> [Task goal]: For the entries that follow, restate word for word the line containing "Opt7: cost 4172 $, efficacy 92 %", the line containing "407 | 4.5 |", and every line that lies between them.

Extracted records
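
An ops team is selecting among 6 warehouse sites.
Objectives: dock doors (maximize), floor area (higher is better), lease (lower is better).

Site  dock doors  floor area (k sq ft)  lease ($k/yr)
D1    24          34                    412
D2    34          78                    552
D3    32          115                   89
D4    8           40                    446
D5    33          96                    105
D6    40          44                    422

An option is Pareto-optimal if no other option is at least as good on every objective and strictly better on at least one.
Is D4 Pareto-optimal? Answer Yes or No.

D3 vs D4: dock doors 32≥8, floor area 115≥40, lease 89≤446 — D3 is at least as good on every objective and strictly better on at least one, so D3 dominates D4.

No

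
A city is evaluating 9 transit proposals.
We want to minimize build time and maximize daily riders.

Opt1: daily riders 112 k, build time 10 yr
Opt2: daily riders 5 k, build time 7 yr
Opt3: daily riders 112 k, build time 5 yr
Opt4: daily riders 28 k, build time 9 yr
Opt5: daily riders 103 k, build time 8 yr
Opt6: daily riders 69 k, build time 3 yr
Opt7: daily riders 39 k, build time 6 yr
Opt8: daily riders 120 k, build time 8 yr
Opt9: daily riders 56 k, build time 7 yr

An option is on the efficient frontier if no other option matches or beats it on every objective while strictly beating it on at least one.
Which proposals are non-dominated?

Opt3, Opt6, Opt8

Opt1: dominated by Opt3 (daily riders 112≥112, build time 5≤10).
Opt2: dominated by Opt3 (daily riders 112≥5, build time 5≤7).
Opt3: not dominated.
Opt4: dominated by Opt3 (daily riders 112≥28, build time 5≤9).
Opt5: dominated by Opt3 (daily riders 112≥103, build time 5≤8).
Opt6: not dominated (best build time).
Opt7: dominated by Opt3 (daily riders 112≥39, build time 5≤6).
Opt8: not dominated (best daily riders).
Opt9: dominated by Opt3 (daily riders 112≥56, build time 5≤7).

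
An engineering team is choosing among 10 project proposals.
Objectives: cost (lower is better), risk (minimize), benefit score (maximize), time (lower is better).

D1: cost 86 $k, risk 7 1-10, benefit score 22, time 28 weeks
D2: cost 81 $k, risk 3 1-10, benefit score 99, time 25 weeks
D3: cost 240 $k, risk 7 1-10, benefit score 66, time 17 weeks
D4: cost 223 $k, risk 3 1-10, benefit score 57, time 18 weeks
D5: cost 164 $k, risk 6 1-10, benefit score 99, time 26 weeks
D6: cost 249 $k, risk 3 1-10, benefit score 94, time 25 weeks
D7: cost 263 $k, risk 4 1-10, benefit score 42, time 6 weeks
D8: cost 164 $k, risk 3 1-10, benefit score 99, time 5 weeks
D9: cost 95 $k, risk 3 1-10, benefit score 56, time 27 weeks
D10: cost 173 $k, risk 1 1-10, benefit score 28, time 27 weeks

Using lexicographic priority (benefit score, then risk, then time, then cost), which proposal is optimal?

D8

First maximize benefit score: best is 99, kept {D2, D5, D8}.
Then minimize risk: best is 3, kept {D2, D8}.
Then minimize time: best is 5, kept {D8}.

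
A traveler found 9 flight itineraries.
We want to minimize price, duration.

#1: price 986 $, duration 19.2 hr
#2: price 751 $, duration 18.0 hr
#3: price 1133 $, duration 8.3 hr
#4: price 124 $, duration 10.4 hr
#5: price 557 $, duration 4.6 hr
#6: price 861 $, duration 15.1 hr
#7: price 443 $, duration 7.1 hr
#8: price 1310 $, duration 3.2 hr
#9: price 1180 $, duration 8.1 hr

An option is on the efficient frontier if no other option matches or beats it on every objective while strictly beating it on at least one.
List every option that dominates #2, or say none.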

* * *

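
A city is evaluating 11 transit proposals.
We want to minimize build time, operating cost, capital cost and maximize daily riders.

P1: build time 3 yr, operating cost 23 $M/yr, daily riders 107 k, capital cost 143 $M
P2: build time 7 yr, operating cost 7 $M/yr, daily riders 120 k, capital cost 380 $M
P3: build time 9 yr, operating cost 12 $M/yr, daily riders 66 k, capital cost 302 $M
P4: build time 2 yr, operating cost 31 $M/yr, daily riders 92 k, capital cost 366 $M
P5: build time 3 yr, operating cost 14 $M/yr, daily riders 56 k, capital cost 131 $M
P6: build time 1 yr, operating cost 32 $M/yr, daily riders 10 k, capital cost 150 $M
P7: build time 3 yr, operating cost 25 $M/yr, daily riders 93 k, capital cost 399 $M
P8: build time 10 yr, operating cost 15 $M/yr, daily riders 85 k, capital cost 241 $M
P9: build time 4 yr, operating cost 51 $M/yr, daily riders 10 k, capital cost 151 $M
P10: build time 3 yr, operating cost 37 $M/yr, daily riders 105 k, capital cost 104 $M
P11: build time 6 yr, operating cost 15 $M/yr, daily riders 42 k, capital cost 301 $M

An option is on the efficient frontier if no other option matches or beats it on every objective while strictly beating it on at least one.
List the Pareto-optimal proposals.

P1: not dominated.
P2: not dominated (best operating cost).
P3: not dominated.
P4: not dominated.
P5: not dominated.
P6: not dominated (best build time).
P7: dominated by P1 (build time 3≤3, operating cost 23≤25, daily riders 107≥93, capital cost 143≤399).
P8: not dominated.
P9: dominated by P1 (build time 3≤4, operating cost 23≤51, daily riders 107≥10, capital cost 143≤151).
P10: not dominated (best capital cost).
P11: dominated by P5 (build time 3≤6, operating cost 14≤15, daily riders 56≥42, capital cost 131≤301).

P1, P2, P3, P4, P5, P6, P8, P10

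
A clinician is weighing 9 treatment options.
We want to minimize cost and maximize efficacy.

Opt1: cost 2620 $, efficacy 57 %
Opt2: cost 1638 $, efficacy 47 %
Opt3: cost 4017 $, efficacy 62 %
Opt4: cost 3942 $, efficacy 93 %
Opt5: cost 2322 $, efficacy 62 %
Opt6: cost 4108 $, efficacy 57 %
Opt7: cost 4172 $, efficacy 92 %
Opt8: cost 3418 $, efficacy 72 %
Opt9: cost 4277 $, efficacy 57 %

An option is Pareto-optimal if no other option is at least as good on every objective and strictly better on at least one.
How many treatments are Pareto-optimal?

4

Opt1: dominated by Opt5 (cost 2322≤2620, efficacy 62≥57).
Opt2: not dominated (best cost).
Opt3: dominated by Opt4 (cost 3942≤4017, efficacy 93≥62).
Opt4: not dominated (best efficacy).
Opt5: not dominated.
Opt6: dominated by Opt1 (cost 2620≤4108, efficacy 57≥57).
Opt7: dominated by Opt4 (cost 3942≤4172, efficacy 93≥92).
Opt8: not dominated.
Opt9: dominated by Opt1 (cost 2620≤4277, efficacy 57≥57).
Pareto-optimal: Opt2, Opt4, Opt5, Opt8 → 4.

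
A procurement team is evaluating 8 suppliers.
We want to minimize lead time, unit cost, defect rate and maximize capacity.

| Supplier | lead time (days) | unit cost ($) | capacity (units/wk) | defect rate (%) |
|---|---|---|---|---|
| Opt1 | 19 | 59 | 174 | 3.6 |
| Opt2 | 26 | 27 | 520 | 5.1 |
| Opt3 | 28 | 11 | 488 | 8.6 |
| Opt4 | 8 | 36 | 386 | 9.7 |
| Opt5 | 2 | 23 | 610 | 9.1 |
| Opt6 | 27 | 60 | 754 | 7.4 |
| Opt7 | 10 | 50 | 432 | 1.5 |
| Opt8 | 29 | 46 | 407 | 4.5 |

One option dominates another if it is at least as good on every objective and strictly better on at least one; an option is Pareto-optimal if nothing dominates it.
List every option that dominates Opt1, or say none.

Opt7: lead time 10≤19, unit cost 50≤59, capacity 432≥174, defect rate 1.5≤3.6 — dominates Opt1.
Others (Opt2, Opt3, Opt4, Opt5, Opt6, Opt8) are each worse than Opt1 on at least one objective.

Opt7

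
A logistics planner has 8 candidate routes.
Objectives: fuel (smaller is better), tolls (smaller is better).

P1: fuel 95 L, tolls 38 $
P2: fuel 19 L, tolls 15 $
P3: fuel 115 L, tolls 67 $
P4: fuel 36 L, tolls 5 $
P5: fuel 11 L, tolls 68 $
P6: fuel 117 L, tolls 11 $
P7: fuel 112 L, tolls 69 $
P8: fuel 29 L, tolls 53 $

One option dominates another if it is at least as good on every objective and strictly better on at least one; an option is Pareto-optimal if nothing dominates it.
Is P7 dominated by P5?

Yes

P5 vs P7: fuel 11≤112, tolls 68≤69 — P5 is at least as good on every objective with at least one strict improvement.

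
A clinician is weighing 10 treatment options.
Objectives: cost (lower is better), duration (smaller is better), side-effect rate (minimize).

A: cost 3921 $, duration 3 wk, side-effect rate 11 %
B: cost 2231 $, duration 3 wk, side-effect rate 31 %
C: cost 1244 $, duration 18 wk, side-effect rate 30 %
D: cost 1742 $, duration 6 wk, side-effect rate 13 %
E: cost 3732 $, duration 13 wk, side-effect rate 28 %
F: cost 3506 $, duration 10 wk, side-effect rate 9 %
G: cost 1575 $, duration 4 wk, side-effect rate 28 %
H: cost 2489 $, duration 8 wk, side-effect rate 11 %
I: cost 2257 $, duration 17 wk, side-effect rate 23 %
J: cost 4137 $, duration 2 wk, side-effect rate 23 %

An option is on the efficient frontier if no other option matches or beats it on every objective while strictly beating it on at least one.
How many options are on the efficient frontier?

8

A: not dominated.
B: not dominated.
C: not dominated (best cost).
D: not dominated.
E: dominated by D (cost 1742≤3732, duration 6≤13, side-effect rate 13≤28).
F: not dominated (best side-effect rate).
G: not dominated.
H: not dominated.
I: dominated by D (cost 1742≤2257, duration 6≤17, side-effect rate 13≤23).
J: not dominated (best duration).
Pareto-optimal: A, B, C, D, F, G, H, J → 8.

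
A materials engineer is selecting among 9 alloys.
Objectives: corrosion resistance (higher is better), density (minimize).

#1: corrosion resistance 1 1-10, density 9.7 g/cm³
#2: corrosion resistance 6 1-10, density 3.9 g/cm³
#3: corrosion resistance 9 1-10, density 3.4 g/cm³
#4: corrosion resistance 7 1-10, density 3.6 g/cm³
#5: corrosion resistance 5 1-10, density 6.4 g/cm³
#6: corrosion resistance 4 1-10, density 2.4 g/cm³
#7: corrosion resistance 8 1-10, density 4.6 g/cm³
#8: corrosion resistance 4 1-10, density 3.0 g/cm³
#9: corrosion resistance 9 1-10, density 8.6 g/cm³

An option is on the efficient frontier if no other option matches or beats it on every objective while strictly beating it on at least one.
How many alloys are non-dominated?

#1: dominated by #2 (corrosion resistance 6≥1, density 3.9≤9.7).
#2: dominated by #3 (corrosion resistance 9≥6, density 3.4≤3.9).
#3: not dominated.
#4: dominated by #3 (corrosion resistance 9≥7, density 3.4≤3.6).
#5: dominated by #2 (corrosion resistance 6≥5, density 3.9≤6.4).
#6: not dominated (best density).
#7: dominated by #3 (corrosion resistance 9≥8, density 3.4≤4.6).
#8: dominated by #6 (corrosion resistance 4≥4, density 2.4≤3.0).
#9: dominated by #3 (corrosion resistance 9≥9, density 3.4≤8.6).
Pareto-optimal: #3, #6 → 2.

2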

...

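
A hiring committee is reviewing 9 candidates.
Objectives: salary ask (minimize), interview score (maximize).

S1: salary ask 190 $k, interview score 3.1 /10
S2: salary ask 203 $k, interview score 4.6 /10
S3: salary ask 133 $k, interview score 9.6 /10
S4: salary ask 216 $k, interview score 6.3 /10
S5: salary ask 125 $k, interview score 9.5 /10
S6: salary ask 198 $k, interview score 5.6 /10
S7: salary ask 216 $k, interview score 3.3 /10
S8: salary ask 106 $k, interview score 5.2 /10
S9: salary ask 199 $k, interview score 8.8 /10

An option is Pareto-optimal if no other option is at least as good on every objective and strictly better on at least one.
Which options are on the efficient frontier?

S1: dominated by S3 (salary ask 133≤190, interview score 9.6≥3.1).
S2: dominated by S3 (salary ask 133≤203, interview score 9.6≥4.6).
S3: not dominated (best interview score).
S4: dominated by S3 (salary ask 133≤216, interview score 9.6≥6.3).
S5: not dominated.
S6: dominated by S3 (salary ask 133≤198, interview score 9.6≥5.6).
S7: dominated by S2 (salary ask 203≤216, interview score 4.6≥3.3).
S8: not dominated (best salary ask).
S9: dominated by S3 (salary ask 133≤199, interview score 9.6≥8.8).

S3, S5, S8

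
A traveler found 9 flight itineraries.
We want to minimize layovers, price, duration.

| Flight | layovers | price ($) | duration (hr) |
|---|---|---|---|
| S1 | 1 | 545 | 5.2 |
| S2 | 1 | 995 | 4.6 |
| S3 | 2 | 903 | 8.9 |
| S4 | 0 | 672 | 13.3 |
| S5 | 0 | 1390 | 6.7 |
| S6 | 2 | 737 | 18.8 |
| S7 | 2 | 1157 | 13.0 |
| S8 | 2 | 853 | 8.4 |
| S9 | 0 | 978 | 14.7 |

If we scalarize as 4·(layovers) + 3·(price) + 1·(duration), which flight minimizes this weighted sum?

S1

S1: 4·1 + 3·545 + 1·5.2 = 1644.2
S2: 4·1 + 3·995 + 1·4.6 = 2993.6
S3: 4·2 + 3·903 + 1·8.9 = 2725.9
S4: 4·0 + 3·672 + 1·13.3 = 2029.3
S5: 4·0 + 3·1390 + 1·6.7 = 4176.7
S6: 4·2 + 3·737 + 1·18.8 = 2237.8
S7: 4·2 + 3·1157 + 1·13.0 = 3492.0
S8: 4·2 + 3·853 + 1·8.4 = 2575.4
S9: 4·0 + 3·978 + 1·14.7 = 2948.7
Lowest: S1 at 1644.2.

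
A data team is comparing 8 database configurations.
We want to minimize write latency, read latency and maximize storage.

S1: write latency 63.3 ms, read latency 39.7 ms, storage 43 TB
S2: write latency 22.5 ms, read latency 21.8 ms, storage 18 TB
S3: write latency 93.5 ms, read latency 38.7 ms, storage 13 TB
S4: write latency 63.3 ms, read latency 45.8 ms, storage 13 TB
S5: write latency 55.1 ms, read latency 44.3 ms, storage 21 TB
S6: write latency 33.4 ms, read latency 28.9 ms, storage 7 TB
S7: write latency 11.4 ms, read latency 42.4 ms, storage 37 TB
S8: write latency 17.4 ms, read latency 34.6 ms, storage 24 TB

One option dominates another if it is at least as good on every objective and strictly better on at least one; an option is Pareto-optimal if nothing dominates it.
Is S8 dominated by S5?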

> [Output of the exercise]:
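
Opt7: cost 4172 $, efficacy 92 %
Opt8: cost 3418 $, efficacy 72 %
Opt9: cost 4277 $, efficacy 57 %

An option is Pareto-optimal if no other option is at least as good on every objective and strictly better on at least one.
How many treatments are Pareto-optimal?

4

Opt1: dominated by Opt5 (cost 2322≤2620, efficacy 62≥57).
Opt2: not dominated (best cost).
Opt3: dominated by Opt4 (cost 3942≤4017, efficacy 93≥62).
Opt4: not dominated (best efficacy).
Opt5: not dominated.
Opt6: dominated by Opt1 (cost 2620≤4108, efficacy 57≥57).
Opt7: dominated by Opt4 (cost 3942≤4172, efficacy 93≥92).
Opt8: not dominated.
Opt9: dominated by Opt1 (cost 2620≤4277, efficacy 57≥57).
Pareto-optimal: Opt2, Opt4, Opt5, Opt8 → 4.

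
A procurement team is evaluating 8 suppliers.
We want to minimize lead time, unit cost, defect rate and maximize capacity.

| Supplier | lead time (days) | unit cost ($) | capacity (units/wk) | defect rate (%) |
|---|---|---|---|---|
| Opt1 | 19 | 59 | 174 | 3.6 |
| Opt2 | 26 | 27 | 520 | 5.1 |
| Opt3 | 28 | 11 | 488 | 8.6 |
| Opt4 | 8 | 36 | 386 | 9.7 |
| Opt5 | 2 | 23 | 610 | 9.1 |
| Opt6 | 27 | 60 | 754 | 7.4 |
| Opt7 | 10 | 50 | 432 | 1.5 |
| Opt8 | 29 | 46 | 407 | 4.5 |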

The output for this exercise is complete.